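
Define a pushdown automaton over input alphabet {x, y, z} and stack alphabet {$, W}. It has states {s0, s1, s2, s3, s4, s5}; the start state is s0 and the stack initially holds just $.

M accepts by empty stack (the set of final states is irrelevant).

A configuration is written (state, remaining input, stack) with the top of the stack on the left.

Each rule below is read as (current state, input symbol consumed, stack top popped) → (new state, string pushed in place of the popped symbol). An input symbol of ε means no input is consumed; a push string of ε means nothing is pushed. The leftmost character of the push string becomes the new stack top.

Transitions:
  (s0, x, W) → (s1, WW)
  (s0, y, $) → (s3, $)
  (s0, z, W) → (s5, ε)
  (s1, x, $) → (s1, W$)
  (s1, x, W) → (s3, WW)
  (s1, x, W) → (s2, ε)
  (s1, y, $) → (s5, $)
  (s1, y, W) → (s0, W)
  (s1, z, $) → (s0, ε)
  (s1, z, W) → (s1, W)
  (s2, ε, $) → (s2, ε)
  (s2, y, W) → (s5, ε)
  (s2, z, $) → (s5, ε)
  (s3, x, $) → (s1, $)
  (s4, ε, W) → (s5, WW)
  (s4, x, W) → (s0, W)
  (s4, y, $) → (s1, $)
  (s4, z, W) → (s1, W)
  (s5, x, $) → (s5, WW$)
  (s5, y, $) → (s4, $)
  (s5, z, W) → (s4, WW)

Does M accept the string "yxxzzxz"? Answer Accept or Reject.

One accepting computation: (s0, yxxzzxz, $) ⊢ (s3, xxzzxz, $) ⊢ (s1, xzzxz, $) ⊢ (s1, zzxz, W$) ⊢ (s1, zxz, W$) ⊢ (s1, xz, W$) ⊢ (s2, z, $) ⊢ (s5, ε, ε)
All input consumed and the stack is empty.

Accept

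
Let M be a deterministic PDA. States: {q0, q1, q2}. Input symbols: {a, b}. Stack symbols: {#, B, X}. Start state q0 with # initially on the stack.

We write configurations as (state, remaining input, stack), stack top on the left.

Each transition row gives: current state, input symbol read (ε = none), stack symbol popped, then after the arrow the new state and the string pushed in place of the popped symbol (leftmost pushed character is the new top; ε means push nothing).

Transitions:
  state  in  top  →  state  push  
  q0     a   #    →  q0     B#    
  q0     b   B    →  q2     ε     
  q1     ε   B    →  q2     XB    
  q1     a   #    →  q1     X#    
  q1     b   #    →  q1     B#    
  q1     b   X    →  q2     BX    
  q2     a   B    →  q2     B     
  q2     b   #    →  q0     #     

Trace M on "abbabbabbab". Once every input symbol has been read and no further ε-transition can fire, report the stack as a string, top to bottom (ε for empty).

#

(q0, abbabbabbab, #)
  read a, top #: go to q0, push B# → (q0, bbabbabbab, B#)
  read b, top B: go to q2, push ε → (q2, babbabbab, #)
  read b, top #: go to q0, push # → (q0, abbabbab, #)
  read a, top #: go to q0, push B# → (q0, bbabbab, B#)
  read b, top B: go to q2, push ε → (q2, babbab, #)
  read b, top #: go to q0, push # → (q0, abbab, #)
  read a, top #: go to q0, push B# → (q0, bbab, B#)
  read b, top B: go to q2, push ε → (q2, bab, #)
  read b, top #: go to q0, push # → (q0, ab, #)
  read a, top #: go to q0, push B# → (q0, b, B#)
  read b, top B: go to q2, push ε → (q2, ε, #)
All input consumed in state q2 with stack #.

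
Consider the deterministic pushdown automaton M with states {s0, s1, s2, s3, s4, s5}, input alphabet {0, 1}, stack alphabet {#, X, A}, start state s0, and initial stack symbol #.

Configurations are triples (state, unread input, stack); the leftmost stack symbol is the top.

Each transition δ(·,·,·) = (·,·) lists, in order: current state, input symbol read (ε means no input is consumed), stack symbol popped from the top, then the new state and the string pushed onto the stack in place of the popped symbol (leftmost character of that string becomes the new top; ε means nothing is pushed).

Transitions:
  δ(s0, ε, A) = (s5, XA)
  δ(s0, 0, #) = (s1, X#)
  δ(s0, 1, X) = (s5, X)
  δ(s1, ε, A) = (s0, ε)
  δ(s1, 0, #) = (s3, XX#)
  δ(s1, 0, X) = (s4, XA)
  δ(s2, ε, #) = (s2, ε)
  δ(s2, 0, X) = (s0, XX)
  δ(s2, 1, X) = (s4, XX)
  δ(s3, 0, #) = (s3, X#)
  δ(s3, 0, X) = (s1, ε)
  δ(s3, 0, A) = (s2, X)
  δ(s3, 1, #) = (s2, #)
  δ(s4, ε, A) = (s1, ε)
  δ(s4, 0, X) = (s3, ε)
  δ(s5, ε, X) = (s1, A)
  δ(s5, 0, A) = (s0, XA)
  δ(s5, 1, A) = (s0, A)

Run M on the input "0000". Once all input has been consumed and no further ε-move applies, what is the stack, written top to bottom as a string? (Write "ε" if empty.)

(s0, 0000, #) ⊢ (s1, 000, X#) ⊢ (s4, 00, XA#) ⊢ (s3, 0, A#) ⊢ (s2, ε, X#)
All input consumed in state s2 with stack X#.

X#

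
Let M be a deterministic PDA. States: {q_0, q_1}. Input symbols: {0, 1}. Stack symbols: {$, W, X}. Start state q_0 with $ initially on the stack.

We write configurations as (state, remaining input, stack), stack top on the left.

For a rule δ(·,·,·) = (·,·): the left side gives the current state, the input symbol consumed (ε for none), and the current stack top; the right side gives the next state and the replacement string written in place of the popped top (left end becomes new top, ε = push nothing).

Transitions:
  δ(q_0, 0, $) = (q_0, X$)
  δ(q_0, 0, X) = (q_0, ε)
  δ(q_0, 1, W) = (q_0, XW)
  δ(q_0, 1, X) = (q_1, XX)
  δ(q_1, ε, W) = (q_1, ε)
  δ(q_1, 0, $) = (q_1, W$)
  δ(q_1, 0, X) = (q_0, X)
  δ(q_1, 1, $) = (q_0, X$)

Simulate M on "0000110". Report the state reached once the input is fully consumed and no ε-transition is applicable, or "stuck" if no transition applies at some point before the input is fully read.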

---*---

| TRY IT |
Whenever the string "alphabet" occurs in a line of the entries above, copy that line.

| EXERCISE OUTPUT |
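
Define a pushdown automaton over input alphabet {x, y, z} and stack alphabet {$, W}. It has states {s0, s1, s2, s3, s4, s5}; the start state is s0 and the stack initially holds just $.
Consider the deterministic pushdown automaton M with states {s0, s1, s2, s3, s4, s5}, input alphabet {0, 1}, stack alphabet {#, X, A}, start state s0, and initial stack symbol #.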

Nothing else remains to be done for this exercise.